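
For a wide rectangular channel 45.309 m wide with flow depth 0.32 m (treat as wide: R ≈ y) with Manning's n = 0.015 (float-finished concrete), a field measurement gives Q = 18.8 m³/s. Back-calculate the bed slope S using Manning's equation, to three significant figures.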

★ ★ ★

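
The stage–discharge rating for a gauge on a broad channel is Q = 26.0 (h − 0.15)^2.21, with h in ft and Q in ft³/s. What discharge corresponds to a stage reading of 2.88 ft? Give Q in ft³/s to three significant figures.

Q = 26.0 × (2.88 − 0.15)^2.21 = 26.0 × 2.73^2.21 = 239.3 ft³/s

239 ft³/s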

★ ★ ★

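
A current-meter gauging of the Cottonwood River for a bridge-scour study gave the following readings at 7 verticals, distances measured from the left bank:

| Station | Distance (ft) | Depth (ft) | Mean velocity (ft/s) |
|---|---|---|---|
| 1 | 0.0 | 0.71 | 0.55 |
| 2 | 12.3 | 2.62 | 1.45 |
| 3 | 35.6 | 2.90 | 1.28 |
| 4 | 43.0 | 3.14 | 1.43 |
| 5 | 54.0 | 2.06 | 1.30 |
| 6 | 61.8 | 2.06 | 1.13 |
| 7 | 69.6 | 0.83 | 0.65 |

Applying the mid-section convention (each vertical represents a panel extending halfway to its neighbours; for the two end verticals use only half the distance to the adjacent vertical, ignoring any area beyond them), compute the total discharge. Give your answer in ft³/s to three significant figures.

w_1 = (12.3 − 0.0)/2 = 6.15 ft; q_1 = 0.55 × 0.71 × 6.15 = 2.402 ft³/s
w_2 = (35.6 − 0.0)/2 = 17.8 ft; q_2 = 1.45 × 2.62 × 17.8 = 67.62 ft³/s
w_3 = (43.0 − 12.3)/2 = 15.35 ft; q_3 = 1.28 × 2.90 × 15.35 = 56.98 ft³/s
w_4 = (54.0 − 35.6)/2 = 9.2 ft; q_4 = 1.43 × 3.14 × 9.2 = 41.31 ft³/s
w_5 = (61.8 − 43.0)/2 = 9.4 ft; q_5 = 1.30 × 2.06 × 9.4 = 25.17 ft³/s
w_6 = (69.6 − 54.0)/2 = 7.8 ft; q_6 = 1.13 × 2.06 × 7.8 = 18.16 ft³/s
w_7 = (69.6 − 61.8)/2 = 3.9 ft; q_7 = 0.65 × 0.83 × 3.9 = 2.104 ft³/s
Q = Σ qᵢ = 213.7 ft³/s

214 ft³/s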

★ ★ ★

= WHAT IS REQUIRED =
Working from the material above, retype exactly the lines from the one with "2.90 | 1.28 |" through the one with "0.83 | 0.65 |", both included, and only those lines.

= ANSWER TO THE EXERCISE =
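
| 3 | 35.6 | 2.90 | 1.28 |
| 4 | 43.0 | 3.14 | 1.43 |
| 5 | 54.0 | 2.06 | 1.30 |
| 6 | 61.8 | 2.06 | 1.13 |
| 7 | 69.6 | 0.83 | 0.65 |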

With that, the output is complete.